> _What is needed_
Gather each line of the records where "fields" appears.

*** Raw data ***

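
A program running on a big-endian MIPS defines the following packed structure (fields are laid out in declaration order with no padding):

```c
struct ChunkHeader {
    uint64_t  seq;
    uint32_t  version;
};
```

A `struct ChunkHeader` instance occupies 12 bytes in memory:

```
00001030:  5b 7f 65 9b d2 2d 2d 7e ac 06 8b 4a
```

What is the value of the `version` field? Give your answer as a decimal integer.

`version` follows `seq` (8 bytes), so it starts at byte offset 8 and occupies 4 bytes.
Bytes at offsets 8..11: AC 06 8B 4A.
In big-endian order the high byte comes first in memory.
The bytes are already most-significant first: 0xAC068B4A.
0xAC068B4A = 2886110026.

2886110026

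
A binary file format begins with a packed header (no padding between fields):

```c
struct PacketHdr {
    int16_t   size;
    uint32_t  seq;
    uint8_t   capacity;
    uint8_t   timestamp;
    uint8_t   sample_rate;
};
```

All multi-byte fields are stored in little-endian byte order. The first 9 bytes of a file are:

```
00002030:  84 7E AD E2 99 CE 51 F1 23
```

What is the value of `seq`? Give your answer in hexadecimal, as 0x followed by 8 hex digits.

`seq` follows `size` (2 bytes), so it starts at byte offset 2 and occupies 4 bytes.
Bytes at offsets 2..5: AD E2 99 CE.
Little-endian stores the least-significant byte at the lowest address.
Reassemble most-significant byte first: CE 99 E2 AD → 0xCE99E2AD.

0xCE99E2AD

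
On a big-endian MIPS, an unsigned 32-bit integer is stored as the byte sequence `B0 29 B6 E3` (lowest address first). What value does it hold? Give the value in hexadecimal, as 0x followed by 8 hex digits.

0xB029B6E3

Big-endian: lowest address holds the most-significant byte.
The bytes are already most-significant first: 0xB029B6E3.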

***

> _Answer to the problem_
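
A program running on a big-endian MIPS defines the following packed structure (fields are laid out in declaration order with no padding):
A binary file format begins with a packed header (no padding between fields):
All multi-byte fields are stored in little-endian byte order. The first 9 bytes of a file are: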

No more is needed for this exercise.